- _Stored items_:
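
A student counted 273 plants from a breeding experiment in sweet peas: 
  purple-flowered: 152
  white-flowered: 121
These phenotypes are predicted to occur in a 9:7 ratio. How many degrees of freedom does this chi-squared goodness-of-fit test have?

A goodness-of-fit test with 2 phenotype classes has df = 2 − 1 = 1.

1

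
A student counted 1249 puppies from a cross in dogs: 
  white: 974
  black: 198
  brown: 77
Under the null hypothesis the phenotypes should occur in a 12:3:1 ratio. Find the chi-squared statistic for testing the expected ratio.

7.088

Total ratio parts = 16. Expected numbers out of 1249:
  white: 1249 × 12/16 = 936.75
  black: 1249 × 3/16 = 234.1875
  brown: 1249 × 1/16 = 78.0625
χ² = Σ (O − E)² / E
  white: (974 − 936.75)² / 936.75 = 1.4813
  black: (198 − 234.1875)² / 234.1875 = 5.5918
  brown: (77 − 78.0625)² / 78.0625 = 0.0145
χ² = 1.4813 + 5.5918 + 0.0145 = 7.0876 ≈ 7.088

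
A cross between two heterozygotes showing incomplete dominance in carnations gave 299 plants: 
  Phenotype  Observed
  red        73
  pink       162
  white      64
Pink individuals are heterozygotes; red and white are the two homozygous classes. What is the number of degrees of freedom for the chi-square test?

With incomplete dominance, a heterozygote × heterozygote cross gives a 1:2:1 phenotypic ratio.
A goodness-of-fit test with 3 phenotype classes has df = 3 − 1 = 2.

2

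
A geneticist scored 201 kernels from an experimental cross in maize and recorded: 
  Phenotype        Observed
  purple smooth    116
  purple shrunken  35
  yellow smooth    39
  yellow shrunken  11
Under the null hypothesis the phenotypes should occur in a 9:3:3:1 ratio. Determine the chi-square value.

0.508

Under the 9:3:3:1 hypothesis (Σ ratio = 16, N = 201):
  purple smooth: 201 × 9/16 = 113.0625
  purple shrunken: 201 × 3/16 = 37.6875
  yellow smooth: 201 × 3/16 = 37.6875
  yellow shrunken: 201 × 1/16 = 12.5625
χ² = Σ (O − E)² / E
  purple smooth: (116 − 113.0625)² / 113.0625 = 0.0763
  purple shrunken: (35 − 37.6875)² / 37.6875 = 0.1916
  yellow smooth: (39 − 37.6875)² / 37.6875 = 0.0457
  yellow shrunken: (11 − 12.5625)² / 12.5625 = 0.1943
χ² = 0.0763 + 0.1916 + 0.0457 + 0.1943 = 0.5079 ≈ 0.508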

- _WORK REQUEST_:
Search the entries for "from" and copy out each line that has it.

- _OUTPUT FOR THIS TASK_:
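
A student counted 273 plants from a breeding experiment in sweet peas: 
A student counted 1249 puppies from a cross in dogs: 
A geneticist scored 201 kernels from an experimental cross in maize and recorded: 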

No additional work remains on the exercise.